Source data
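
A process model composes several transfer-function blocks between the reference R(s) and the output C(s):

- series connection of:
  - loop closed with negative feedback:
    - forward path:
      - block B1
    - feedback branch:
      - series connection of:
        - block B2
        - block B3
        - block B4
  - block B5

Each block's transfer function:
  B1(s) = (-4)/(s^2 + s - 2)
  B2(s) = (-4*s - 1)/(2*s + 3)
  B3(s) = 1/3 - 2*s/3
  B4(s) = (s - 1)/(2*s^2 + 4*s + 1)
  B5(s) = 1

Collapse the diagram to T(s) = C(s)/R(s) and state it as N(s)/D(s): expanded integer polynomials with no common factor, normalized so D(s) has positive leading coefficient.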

--

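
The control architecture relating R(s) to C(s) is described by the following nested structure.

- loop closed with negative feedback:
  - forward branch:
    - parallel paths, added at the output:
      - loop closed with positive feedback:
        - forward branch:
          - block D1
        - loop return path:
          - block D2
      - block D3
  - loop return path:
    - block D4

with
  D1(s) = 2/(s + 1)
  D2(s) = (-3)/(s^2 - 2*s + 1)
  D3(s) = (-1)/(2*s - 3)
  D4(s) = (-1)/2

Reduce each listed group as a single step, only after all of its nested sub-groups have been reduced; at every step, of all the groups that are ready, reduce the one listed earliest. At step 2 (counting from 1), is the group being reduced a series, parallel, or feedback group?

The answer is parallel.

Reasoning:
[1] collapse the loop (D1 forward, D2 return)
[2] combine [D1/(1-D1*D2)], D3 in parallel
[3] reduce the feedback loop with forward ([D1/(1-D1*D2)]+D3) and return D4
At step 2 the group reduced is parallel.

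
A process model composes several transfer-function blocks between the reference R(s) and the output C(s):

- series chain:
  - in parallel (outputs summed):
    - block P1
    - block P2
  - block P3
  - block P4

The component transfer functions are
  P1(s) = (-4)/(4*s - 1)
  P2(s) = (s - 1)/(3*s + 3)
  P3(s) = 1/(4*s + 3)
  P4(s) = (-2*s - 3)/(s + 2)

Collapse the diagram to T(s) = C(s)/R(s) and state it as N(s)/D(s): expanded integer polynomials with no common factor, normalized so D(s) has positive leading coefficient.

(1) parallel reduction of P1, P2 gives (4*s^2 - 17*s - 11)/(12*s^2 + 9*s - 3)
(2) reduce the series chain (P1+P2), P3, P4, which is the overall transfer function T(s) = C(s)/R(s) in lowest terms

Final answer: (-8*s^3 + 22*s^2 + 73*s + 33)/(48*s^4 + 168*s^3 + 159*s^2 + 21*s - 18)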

Exercise requirements |
Which lines above contain the word "negative"? Copy each of them.

Solution below |
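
  - loop closed with negative feedback:
- loop closed with negative feedback: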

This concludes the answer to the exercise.